(Problem) Retype exactly the lines that run from the start of the data to the line holding "A single upright", including both, and only those.

(Supplied material)

=====

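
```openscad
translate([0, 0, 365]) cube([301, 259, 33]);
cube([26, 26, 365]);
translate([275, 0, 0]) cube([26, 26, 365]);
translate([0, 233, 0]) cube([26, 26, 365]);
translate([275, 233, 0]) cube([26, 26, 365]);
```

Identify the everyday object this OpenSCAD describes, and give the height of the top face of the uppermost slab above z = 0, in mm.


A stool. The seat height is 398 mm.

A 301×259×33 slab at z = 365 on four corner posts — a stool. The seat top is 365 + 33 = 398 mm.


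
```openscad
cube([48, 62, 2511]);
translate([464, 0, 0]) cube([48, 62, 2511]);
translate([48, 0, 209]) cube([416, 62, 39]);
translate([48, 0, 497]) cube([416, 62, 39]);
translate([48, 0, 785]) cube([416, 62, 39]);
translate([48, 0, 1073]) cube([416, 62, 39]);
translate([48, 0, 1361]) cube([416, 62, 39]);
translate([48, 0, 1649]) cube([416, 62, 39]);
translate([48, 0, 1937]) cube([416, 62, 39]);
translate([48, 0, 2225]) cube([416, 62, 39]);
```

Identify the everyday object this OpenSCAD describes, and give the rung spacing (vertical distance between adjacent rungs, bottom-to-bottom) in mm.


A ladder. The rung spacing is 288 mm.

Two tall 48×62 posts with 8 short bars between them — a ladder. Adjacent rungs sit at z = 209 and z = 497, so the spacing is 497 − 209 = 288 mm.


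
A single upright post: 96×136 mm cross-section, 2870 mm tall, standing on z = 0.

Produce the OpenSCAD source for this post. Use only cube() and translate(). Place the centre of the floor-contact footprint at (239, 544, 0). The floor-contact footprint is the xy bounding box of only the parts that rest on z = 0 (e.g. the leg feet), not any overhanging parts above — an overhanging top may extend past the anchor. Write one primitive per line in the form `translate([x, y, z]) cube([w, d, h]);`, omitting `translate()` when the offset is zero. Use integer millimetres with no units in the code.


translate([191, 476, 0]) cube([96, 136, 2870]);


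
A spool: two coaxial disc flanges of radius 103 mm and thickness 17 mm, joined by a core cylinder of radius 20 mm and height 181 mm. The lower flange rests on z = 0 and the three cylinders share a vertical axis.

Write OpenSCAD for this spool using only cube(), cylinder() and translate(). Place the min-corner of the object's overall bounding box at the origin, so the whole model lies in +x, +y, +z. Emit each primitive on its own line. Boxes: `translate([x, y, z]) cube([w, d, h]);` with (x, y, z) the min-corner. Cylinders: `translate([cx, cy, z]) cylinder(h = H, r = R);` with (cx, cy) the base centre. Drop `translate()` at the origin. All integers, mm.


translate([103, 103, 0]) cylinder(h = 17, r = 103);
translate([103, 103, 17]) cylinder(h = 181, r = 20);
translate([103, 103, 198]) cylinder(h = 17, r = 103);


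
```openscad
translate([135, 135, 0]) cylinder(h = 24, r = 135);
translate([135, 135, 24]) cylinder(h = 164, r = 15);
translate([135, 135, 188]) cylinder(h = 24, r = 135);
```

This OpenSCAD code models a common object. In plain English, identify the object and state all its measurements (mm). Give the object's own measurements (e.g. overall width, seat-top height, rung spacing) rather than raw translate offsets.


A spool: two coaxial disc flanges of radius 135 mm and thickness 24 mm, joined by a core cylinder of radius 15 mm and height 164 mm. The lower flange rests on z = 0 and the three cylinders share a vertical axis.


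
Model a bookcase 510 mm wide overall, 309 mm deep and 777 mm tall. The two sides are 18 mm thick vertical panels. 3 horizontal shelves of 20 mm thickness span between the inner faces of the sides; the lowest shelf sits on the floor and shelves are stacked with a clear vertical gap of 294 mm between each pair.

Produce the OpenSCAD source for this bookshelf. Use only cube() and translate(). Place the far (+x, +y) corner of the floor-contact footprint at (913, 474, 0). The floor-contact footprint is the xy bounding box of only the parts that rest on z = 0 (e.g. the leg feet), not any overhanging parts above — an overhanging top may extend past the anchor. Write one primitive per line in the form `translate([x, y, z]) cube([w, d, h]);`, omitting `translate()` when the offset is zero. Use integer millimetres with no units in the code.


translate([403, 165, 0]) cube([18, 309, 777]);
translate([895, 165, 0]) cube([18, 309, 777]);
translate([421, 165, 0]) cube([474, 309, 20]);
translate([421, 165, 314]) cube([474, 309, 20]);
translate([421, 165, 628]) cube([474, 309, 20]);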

=====

(Problem solution)
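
```openscad
translate([0, 0, 365]) cube([301, 259, 33]);
cube([26, 26, 365]);
translate([275, 0, 0]) cube([26, 26, 365]);
translate([0, 233, 0]) cube([26, 26, 365]);
translate([275, 233, 0]) cube([26, 26, 365]);
```

Identify the everyday object this OpenSCAD describes, and give the height of the top face of the uppermost slab above z = 0, in mm.


A stool. The seat height is 398 mm.

A 301×259×33 slab at z = 365 on four corner posts — a stool. The seat top is 365 + 33 = 398 mm.


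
```openscad
cube([48, 62, 2511]);
translate([464, 0, 0]) cube([48, 62, 2511]);
translate([48, 0, 209]) cube([416, 62, 39]);
translate([48, 0, 497]) cube([416, 62, 39]);
translate([48, 0, 785]) cube([416, 62, 39]);
translate([48, 0, 1073]) cube([416, 62, 39]);
translate([48, 0, 1361]) cube([416, 62, 39]);
translate([48, 0, 1649]) cube([416, 62, 39]);
translate([48, 0, 1937]) cube([416, 62, 39]);
translate([48, 0, 2225]) cube([416, 62, 39]);
```

Identify the everyday object this OpenSCAD describes, and give the rung spacing (vertical distance between adjacent rungs, bottom-to-bottom) in mm.


A ladder. The rung spacing is 288 mm.

Two tall 48×62 posts with 8 short bars between them — a ladder. Adjacent rungs sit at z = 209 and z = 497, so the spacing is 497 − 209 = 288 mm.


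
A single upright post: 96×136 mm cross-section, 2870 mm tall, standing on z = 0.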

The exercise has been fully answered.